#### Task:
Reproduce all lines of the listing below in which the word "final" occurs.

______________________________

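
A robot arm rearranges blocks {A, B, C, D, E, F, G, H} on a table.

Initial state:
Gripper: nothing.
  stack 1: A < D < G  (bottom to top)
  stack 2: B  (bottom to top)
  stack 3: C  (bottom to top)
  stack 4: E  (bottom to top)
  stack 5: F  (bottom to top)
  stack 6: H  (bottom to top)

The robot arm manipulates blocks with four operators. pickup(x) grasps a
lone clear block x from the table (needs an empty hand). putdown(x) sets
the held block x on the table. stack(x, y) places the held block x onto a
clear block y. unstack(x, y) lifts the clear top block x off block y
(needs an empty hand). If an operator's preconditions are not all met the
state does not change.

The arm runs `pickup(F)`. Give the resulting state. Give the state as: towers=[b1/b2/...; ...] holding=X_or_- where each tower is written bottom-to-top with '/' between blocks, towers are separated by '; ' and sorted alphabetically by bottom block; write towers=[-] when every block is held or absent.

before: towers=[A/D/G; B; C; E; F; H] holding=-
pre[pickup(F)]: clear(F) ok, ontable(F) ok, handempty ok
all met → apply pickup(F)
after:  towers=[A/D/G; B; C; E; H] holding=F

towers=[A/D/G; B; C; E; H] holding=F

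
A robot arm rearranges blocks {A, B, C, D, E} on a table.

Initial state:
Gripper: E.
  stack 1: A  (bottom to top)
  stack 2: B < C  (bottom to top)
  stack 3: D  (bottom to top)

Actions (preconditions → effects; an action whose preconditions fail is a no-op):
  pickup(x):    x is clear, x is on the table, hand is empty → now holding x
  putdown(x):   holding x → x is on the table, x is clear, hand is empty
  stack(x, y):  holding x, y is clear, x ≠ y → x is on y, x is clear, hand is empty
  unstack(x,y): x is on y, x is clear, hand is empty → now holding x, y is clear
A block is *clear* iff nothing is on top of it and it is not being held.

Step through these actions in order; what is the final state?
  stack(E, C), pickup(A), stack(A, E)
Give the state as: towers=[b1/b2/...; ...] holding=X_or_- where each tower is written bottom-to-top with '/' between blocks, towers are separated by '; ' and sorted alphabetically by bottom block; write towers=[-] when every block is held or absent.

towers=[B/C/E/A; D] holding=-

step 1 (stack(E, C)): towers=[A; B/C/E; D] holding=-
step 2 (pickup(A)): towers=[B/C/E; D] holding=A
step 3 (stack(A, E)): towers=[B/C/E/A; D] holding=-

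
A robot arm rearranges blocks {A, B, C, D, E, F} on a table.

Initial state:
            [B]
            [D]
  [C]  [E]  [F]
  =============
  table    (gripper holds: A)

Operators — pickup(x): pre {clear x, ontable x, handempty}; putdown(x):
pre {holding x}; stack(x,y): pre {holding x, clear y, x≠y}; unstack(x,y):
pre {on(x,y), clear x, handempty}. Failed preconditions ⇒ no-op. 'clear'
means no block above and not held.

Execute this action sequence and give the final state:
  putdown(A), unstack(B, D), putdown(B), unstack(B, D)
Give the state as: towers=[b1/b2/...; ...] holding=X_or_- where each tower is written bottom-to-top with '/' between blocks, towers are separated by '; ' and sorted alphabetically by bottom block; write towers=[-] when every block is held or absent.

towers=[A; B; C; E; F/D] holding=-

step 1 (putdown(A)): towers=[A; C; E; F/D/B] holding=-
step 2 (unstack(B, D)): towers=[A; C; E; F/D] holding=B
step 3 (putdown(B)): towers=[A; B; C; E; F/D] holding=-
step 4 (unstack(B, D)) [no-op]: towers=[A; B; C; E; F/D] holding=-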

______________________________

#### Solved exercise:
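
Step through these actions in order; what is the final state?
Execute this action sequence and give the final state: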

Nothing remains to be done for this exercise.